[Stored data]
============================================================

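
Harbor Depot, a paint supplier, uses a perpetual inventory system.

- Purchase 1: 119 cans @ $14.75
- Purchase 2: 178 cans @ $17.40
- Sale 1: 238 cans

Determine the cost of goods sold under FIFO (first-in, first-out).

COGS = $3,825.85

Sale 1 (238) [FIFO — oldest first]: 119 @ $14.75 + 119 @ $17.40 = $3,825.85
Ending inventory: 59 @ $17.40 = $1,026.60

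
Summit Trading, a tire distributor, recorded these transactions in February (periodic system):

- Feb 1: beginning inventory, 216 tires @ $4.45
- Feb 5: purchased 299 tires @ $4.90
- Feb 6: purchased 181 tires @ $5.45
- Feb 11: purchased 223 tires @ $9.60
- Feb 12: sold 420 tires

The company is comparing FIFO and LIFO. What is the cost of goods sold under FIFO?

COGS = $1,960.80

FIFO COGS: 216 @ $4.45 + 204 @ $4.90 = $1,960.80
LIFO COGS: 223 @ $9.60 + 181 @ $5.45 + 16 @ $4.90 = $3,205.65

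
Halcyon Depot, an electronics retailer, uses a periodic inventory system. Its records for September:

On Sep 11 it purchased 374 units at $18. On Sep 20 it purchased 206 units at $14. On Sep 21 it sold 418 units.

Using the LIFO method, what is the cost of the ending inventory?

Ending inventory = $2,916

Sep 21, 418 sold [LIFO — newest first]: 206 @ $14 + 212 @ $18 = $6,700
Ending inventory: 162 @ $18 = $2,916
Check: goods available $9,616 = COGS $6,700 + ending $2,916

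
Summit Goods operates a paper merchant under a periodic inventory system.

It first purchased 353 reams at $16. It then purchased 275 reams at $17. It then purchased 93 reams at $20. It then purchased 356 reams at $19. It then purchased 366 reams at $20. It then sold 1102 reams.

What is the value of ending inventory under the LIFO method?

Ending inventory = $5,456

Sale 1 (1102) [LIFO — newest first]: 366 @ $20 + 356 @ $19 + 93 @ $20 + 275 @ $17 + 12 @ $16 = $20,811
Ending inventory: 341 @ $16 = $5,456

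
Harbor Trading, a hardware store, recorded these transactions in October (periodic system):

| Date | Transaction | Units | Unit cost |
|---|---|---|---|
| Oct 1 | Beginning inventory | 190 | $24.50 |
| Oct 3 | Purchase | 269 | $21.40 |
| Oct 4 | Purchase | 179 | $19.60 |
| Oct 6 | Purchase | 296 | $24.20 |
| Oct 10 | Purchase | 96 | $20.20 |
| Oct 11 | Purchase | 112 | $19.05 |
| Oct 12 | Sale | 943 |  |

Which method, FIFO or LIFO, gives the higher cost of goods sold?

FIFO COGS: 190 @ $24.50 + 269 @ $21.40 + 179 @ $19.60 + 296 @ $24.20 + 9 @ $20.20 = $21,265.00
LIFO COGS: 112 @ $19.05 + 96 @ $20.20 + 296 @ $24.20 + 179 @ $19.60 + 260 @ $21.40 = $20,308.40

FIFO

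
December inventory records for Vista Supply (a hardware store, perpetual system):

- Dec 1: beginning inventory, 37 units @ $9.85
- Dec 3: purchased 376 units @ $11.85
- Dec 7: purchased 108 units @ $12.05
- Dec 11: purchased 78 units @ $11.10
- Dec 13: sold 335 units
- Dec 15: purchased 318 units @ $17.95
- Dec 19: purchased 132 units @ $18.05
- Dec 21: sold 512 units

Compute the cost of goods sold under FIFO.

COGS = $11,438.85

Dec 13, 335 sold [FIFO — oldest first]: 37 @ $9.85 + 298 @ $11.85 = $3,895.75
Dec 21, 512 sold [FIFO — oldest first]: 78 @ $11.85 + 108 @ $12.05 + 78 @ $11.10 + 248 @ $17.95 = $7,543.10
Total COGS = $3,895.75 + $7,543.10 = $11,438.85
Ending inventory: 70 @ $17.95 + 132 @ $18.05 = $3,639.10
Check: goods available $15,077.95 = COGS $11,438.85 + ending $3,639.10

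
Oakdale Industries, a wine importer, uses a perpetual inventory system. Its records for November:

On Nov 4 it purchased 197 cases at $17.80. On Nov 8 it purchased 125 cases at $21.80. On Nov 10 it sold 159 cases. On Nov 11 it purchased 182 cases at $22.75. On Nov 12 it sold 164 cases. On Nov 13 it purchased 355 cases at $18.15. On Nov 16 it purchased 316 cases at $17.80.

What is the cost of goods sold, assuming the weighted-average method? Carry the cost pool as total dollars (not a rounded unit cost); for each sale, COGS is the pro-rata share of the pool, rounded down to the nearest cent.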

============================================================

PROBLEM DETAILS
Could you return every line from the entries above in which the string "these" occurs?

SOLUTION TO THIS EXERCISE
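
Summit Trading, a tire distributor, recorded these transactions in February (periodic system):
Harbor Trading, a hardware store, recorded these transactions in October (periodic system):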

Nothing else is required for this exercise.